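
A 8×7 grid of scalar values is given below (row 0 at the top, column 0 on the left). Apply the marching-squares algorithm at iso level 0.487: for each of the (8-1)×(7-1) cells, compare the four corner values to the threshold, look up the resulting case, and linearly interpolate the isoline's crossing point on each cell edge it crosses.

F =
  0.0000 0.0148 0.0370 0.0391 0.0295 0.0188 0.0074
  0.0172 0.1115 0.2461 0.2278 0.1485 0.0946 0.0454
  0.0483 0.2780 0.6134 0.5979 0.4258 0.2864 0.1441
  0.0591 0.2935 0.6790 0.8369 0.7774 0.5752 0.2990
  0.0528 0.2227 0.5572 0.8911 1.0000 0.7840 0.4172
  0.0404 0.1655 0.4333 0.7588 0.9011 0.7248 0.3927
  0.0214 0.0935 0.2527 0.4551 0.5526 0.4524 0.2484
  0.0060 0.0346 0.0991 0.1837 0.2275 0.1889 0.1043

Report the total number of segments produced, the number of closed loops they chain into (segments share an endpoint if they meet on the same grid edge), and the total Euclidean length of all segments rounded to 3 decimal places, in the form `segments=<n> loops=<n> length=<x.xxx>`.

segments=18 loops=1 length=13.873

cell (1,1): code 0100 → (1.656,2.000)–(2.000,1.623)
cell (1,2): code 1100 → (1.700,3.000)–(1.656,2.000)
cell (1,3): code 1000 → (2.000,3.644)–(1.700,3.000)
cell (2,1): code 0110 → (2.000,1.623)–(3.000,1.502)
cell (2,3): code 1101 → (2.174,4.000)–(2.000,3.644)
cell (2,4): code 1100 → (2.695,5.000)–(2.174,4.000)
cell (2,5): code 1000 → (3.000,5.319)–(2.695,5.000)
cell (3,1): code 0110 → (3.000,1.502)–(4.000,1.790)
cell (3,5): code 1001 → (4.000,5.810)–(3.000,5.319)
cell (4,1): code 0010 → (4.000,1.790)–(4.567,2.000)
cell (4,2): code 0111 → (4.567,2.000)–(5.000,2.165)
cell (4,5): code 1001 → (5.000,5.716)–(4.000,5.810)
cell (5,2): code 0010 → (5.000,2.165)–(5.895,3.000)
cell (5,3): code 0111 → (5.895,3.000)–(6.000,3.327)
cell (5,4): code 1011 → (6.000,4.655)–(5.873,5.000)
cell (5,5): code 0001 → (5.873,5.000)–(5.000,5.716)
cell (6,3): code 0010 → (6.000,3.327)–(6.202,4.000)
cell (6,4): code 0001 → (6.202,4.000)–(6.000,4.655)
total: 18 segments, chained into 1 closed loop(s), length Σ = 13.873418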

----

▶ _Problem details_
The data above needs to be retyped in full, exactly as given.

▶ _Your response_
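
A 8×7 grid of scalar values is given below (row 0 at the top, column 0 on the left). Apply the marching-squares algorithm at iso level 0.487: for each of the (8-1)×(7-1) cells, compare the four corner values to the threshold, look up the resulting case, and linearly interpolate the isoline's crossing point on each cell edge it crosses.

F =
  0.0000 0.0148 0.0370 0.0391 0.0295 0.0188 0.0074
  0.0172 0.1115 0.2461 0.2278 0.1485 0.0946 0.0454
  0.0483 0.2780 0.6134 0.5979 0.4258 0.2864 0.1441
  0.0591 0.2935 0.6790 0.8369 0.7774 0.5752 0.2990
  0.0528 0.2227 0.5572 0.8911 1.0000 0.7840 0.4172
  0.0404 0.1655 0.4333 0.7588 0.9011 0.7248 0.3927
  0.0214 0.0935 0.2527 0.4551 0.5526 0.4524 0.2484
  0.0060 0.0346 0.0991 0.1837 0.2275 0.1889 0.1043

Report the total number of segments produced, the number of closed loops they chain into (segments share an endpoint if they meet on the same grid edge), and the total Euclidean length of all segments rounded to 3 decimal places, in the form `segments=<n> loops=<n> length=<x.xxx>`.

segments=18 loops=1 length=13.873

cell (1,1): code 0100 → (1.656,2.000)–(2.000,1.623)
cell (1,2): code 1100 → (1.700,3.000)–(1.656,2.000)
cell (1,3): code 1000 → (2.000,3.644)–(1.700,3.000)
cell (2,1): code 0110 → (2.000,1.623)–(3.000,1.502)
cell (2,3): code 1101 → (2.174,4.000)–(2.000,3.644)
cell (2,4): code 1100 → (2.695,5.000)–(2.174,4.000)
cell (2,5): code 1000 → (3.000,5.319)–(2.695,5.000)
cell (3,1): code 0110 → (3.000,1.502)–(4.000,1.790)
cell (3,5): code 1001 → (4.000,5.810)–(3.000,5.319)
cell (4,1): code 0010 → (4.000,1.790)–(4.567,2.000)
cell (4,2): code 0111 → (4.567,2.000)–(5.000,2.165)
cell (4,5): code 1001 → (5.000,5.716)–(4.000,5.810)
cell (5,2): code 0010 → (5.000,2.165)–(5.895,3.000)
cell (5,3): code 0111 → (5.895,3.000)–(6.000,3.327)
cell (5,4): code 1011 → (6.000,4.655)–(5.873,5.000)
cell (5,5): code 0001 → (5.873,5.000)–(5.000,5.716)
cell (6,3): code 0010 → (6.000,3.327)–(6.202,4.000)
cell (6,4): code 0001 → (6.202,4.000)–(6.000,4.655)
total: 18 segments, chained into 1 closed loop(s), length Σ = 13.873418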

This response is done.